***** GIVEN DATA
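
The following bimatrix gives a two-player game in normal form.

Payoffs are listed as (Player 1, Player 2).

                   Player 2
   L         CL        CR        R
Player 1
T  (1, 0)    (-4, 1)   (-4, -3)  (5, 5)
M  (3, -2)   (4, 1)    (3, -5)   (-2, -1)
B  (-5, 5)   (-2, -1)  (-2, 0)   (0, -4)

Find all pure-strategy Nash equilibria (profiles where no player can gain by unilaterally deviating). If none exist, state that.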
**********
***** GIVEN DATA
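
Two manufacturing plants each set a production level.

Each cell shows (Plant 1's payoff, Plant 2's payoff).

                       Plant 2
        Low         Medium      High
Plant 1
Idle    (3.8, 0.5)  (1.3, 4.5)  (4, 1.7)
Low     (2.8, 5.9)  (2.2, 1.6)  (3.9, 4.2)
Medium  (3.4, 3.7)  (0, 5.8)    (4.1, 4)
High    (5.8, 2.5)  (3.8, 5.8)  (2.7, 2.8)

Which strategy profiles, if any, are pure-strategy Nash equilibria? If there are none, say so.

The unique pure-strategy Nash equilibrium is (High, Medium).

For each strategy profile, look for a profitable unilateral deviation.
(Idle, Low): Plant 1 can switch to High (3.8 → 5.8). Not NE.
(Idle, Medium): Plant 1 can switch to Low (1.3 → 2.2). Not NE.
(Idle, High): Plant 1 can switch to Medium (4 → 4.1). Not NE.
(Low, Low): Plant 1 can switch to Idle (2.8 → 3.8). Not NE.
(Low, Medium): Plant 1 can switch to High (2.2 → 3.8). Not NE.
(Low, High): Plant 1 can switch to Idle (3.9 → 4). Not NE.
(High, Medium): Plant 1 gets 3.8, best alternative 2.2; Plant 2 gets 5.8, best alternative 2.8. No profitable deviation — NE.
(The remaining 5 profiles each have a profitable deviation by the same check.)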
**********
PROBLEM REQUIREMENTS: Within the material above, extract exactly the lines that start at the line containing "The following bimatrix" and stop after the line containing "Find all pure-strategy", and only those.

COMPLETED TASK:
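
The following bimatrix gives a two-player game in normal form.

Payoffs are listed as (Player 1, Player 2).

                   Player 2
   L         CL        CR        R
Player 1
T  (1, 0)    (-4, 1)   (-4, -3)  (5, 5)
M  (3, -2)   (4, 1)    (3, -5)   (-2, -1)
B  (-5, 5)   (-2, -1)  (-2, 0)   (0, -4)

Find all pure-strategy Nash equilibria (profiles where no player can gain by unilaterally deviating). If none exist, state that.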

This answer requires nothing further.